Go through the data and copy each line where the word "method" shows up.

[MATERIAL SHOWN Boundary: Start]

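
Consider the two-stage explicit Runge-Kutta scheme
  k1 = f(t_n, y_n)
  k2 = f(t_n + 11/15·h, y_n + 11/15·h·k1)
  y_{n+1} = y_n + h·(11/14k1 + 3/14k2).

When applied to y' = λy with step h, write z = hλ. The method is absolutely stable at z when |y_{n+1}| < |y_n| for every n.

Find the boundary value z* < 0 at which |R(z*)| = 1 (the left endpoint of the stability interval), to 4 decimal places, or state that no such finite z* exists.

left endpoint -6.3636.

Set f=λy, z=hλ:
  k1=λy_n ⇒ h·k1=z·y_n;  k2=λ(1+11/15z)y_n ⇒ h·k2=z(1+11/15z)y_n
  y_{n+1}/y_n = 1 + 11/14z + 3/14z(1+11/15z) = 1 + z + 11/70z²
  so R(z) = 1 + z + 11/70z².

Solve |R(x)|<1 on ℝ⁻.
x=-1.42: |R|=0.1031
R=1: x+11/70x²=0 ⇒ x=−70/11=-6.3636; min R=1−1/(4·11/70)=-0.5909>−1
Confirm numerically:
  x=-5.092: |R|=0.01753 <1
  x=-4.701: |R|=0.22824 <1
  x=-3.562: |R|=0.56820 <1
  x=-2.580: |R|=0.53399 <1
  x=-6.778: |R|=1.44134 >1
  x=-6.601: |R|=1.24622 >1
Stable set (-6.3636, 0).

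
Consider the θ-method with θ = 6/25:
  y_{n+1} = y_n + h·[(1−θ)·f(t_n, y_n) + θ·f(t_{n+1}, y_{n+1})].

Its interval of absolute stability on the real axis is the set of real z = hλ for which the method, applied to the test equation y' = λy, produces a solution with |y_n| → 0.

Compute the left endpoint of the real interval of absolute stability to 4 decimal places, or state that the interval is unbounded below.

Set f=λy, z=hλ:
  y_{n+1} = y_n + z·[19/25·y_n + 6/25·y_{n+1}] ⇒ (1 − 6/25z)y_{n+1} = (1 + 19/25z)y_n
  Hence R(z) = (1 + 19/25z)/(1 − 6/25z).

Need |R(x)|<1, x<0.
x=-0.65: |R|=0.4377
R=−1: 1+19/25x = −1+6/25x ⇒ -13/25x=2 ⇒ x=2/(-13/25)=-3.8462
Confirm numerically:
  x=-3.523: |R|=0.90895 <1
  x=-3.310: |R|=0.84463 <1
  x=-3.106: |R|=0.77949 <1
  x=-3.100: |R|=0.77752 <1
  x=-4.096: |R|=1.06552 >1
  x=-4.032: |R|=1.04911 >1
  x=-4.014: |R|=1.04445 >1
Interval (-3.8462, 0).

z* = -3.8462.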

[MATERIAL SHOWN Boundary: End]
[MATERIAL SHOWN Boundary: Start]

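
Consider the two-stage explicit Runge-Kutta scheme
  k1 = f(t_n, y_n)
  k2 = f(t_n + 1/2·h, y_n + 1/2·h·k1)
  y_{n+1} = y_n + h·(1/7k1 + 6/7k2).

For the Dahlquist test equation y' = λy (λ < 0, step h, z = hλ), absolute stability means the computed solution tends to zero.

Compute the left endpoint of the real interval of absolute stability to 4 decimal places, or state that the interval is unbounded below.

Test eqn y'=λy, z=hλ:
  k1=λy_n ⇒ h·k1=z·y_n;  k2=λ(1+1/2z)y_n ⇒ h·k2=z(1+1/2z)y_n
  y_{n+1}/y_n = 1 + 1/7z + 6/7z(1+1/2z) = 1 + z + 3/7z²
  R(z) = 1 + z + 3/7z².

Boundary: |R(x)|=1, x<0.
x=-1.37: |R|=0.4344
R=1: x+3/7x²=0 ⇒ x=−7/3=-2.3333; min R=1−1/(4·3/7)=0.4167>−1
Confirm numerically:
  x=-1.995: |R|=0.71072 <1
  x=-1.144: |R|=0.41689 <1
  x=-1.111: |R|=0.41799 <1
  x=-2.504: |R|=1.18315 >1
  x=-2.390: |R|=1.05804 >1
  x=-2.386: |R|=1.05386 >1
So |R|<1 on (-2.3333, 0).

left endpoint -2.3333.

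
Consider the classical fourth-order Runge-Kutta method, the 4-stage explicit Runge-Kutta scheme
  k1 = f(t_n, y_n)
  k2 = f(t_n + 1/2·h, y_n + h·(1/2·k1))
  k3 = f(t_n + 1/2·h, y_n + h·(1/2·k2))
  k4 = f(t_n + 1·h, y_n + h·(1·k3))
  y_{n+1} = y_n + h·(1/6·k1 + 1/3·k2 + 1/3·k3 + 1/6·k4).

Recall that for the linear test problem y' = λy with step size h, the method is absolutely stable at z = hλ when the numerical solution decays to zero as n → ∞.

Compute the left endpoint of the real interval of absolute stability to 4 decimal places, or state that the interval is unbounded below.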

[MATERIAL SHOWN Boundary: End]

> _REPLY_:
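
When applied to y' = λy with step h, write z = hλ. The method is absolutely stable at z when |y_{n+1}| < |y_n| for every n.
Consider the θ-method with θ = 6/25:
Its interval of absolute stability on the real axis is the set of real z = hλ for which the method, applied to the test equation y' = λy, produces a solution with |y_n| → 0.
Consider the classical fourth-order Runge-Kutta method, the 4-stage explicit Runge-Kutta scheme
Recall that for the linear test problem y' = λy with step size h, the method is absolutely stable at z = hλ when the numerical solution decays to zero as n → ∞.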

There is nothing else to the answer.